ABOUT THIS TASK: Going through the entries, how many lines include the string "yields"? Answer only with the number.

------ DATA TO USE ------

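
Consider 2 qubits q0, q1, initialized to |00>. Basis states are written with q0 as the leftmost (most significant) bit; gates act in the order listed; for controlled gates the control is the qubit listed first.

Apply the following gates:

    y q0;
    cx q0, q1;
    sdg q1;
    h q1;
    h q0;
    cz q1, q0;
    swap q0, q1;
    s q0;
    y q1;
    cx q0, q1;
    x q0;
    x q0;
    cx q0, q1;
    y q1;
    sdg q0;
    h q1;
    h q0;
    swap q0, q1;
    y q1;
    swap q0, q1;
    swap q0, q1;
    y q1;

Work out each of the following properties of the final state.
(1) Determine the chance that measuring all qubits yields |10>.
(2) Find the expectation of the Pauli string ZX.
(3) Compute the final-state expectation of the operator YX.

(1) Outcome |10> occurs with probability 1/4.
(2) In the final state, ZX has expectation -1.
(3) In the final state, YX has expectation 0.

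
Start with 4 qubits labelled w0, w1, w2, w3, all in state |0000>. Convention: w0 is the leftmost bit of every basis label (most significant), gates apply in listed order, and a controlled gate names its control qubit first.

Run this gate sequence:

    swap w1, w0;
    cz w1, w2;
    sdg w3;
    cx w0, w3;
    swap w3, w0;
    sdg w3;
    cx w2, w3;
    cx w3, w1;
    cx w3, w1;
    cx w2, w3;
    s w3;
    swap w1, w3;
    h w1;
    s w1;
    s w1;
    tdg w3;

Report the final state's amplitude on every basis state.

The final amplitudes are sqrt(2)/2 on |0000>, -sqrt(2)/2 on |0100>, and 0 on every other basis state. Key observation: gates 6-11 undo each other exactly, leaving only the rest of the circuit to track.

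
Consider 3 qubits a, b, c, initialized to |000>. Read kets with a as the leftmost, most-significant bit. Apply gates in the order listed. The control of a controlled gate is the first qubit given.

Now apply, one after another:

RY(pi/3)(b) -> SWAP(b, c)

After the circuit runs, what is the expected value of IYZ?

The expectation value of IYZ is 0.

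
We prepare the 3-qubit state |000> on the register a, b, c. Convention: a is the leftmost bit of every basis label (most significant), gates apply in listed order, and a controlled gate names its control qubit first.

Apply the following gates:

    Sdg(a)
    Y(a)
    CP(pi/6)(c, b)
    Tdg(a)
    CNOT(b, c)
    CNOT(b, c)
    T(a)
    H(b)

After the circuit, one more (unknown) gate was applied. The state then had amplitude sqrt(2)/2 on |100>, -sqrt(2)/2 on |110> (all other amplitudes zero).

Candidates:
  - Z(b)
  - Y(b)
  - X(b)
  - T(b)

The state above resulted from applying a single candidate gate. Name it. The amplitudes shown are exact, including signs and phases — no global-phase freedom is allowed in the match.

It was Y(b) that produced the state shown.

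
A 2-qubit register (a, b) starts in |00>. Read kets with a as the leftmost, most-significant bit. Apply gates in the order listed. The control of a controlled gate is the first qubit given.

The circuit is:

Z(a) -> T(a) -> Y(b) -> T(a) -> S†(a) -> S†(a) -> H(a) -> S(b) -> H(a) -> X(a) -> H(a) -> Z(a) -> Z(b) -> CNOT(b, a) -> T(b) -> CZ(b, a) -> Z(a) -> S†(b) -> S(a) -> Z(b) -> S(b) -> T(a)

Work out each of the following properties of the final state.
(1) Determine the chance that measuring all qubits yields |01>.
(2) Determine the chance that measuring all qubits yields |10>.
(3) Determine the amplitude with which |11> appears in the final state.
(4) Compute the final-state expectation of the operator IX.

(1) A full measurement returns |01> with probability 1/2. Key observation: gates 9-12 undo each other exactly, leaving only the rest of the circuit to track.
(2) Outcome |10> occurs with probability 0.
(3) |11> carries amplitude sqrt(2)/2 in the final state.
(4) The observable IX averages to 0.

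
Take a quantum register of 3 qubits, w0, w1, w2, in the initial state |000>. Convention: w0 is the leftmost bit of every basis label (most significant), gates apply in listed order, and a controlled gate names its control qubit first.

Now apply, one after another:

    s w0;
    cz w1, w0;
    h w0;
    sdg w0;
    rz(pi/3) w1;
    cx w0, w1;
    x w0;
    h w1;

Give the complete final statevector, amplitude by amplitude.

The resulting statevector has amplitude -exp(I*pi/3)/2 on |000>, 0 on |001>, exp(I*pi/3)/2 on |010>, 0 on |011>, -exp(5*I*pi/6)/2 on |100>, 0 on |101>, -exp(5*I*pi/6)/2 on |110>, 0 on |111>.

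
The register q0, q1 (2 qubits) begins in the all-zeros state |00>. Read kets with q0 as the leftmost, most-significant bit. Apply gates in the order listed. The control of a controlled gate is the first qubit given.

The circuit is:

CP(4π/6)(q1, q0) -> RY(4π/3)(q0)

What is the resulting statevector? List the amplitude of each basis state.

The resulting statevector has amplitude -1/2 on |00>, 0 on |01>, sqrt(3)/2 on |10>, 0 on |11>.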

------

SOLUTION TO THE EXERCISE: 3